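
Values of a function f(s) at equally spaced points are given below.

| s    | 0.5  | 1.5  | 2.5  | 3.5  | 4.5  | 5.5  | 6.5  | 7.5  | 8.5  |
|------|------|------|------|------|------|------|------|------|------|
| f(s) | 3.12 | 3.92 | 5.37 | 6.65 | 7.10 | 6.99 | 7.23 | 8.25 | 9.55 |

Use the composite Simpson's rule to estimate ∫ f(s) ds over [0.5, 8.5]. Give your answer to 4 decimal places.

51.7700

h = 1, n = 8.
(h/3)·[y₀ + 4y₁ + 2y₂ + 4y₃ + 2y₄ + 4y₅ + 2y₆ + 4y₇ + y₈] = 0.333333·(155.31) = 51.7700.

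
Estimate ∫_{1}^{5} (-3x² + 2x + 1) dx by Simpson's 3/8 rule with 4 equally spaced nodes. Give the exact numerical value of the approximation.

h = (5 − 1)/3 = 1.333333.
Nodes x₀,…,x₃ = 1, 2.333333, 3.666667, 5.
f(x) = -3x² + 2x + 1: f₀=0, f₁=-10.666667, f₂=-32, f₃=-64.
(3h/8)·[f₀ + 3f₁ + 3f₂ + f₃] = 0.5·(-192) = -96.

-96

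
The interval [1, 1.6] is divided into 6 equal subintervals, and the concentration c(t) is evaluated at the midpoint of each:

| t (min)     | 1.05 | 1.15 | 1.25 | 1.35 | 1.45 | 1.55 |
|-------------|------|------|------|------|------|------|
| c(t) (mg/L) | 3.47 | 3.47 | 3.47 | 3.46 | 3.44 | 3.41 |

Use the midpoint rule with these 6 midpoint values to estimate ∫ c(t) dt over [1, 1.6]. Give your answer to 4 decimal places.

h = 0.1, n = 6.
h·[y(m₁) + y(m₂) + y(m₃) + y(m₄) + y(m₅) + y(m₆)] = 0.1·(20.72) = 2.0720.

2.0720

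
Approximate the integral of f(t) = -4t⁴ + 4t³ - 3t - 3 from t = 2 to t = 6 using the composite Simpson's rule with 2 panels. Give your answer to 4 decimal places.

h = (6 − 2)/2 = 2.
Nodes t₀,…,t₂ = 2, 4, 6.
f(t) = -4t⁴ + 4t³ - 3t - 3: f₀=-41, f₁=-783, f₂=-4341.
(h/3)·[f₀ + 4f₁ + f₂] = 0.666667·(-7514) = -5009.3333.

-5009.3333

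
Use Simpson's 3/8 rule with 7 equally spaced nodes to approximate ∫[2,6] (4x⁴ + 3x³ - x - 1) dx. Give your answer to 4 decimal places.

7136.1481

h = (6 − 2)/6 = 0.666667.
Nodes x₀,…,x₆ = 2, 2.666667, 3.333333, 4, 4.666667, 5.333333, 6.
f(x) = 4x⁴ + 3x³ - x - 1: f₀=85, f₁=255.493827, f₂=600.604938, f₃=1211, f₄=2196.308642, f₅=3685.123457, f₆=5825.
(3h/8)·[f₀ + 3f₁ + 3f₂ + 2f₃ + 3f₄ + 3f₅ + f₆] = 0.25·(28544.592593) = 7136.1481.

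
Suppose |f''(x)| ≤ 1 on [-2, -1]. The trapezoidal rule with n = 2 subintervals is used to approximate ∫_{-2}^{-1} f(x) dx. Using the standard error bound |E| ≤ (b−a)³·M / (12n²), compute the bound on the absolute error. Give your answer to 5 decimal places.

0.02083

|E| ≤ (1)³·1 / (12·2²) = 1/48 = 0.02083.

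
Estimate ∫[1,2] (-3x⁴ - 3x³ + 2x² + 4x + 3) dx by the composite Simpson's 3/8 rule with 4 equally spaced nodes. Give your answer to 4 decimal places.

h = (2 − 1)/3 = 0.333333.
Nodes x₀,…,x₃ = 1, 1.333333, 1.666667, 2.
f(x) = -3x⁴ - 3x³ + 2x² + 4x + 3: f₀=3, f₁=-4.703704, f₂=-21.814815, f₃=-53.
(3h/8)·[f₀ + 3f₁ + 3f₂ + f₃] = 0.125·(-129.555556) = -16.1944.

-16.1944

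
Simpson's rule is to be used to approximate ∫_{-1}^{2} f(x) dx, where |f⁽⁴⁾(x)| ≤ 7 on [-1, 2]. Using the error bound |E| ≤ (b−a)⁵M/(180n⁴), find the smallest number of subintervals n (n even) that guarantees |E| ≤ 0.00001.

32

Need 1701/(180n⁴) ≤ 0.00001.
n⁴ ≥ 1701/(180·0.00001) = 945000 ⇒ n ≥ 31.1787, so the smallest even n is 32. (n must be even for Simpson's rule.)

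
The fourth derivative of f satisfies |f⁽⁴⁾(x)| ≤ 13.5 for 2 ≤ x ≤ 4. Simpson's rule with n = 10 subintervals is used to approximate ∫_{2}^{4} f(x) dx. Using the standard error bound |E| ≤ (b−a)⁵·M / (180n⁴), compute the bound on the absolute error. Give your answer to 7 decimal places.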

________

[EXERCISE REQUIREMENTS] Would you retype the lines above from the one with "Use the composite" down to the one with "3.44 | 3.41 |", word for word, both ends included and no other lines?

[RESPONSE TO THIS EXERCISE]
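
Use the composite Simpson's rule to estimate ∫ f(s) ds over [0.5, 8.5]. Give your answer to 4 decimal places.

51.7700

h = 1, n = 8.
(h/3)·[y₀ + 4y₁ + 2y₂ + 4y₃ + 2y₄ + 4y₅ + 2y₆ + 4y₇ + y₈] = 0.333333·(155.31) = 51.7700.

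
Estimate ∫_{1}^{5} (-3x² + 2x + 1) dx by Simpson's 3/8 rule with 4 equally spaced nodes. Give the exact numerical value of the approximation.

h = (5 − 1)/3 = 1.333333.
Nodes x₀,…,x₃ = 1, 2.333333, 3.666667, 5.
f(x) = -3x² + 2x + 1: f₀=0, f₁=-10.666667, f₂=-32, f₃=-64.
(3h/8)·[f₀ + 3f₁ + 3f₂ + f₃] = 0.5·(-192) = -96.

-96

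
The interval [1, 1.6] is divided into 6 equal subintervals, and the concentration c(t) is evaluated at the midpoint of each:

| t (min)     | 1.05 | 1.15 | 1.25 | 1.35 | 1.45 | 1.55 |
|-------------|------|------|------|------|------|------|
| c(t) (mg/L) | 3.47 | 3.47 | 3.47 | 3.46 | 3.44 | 3.41 |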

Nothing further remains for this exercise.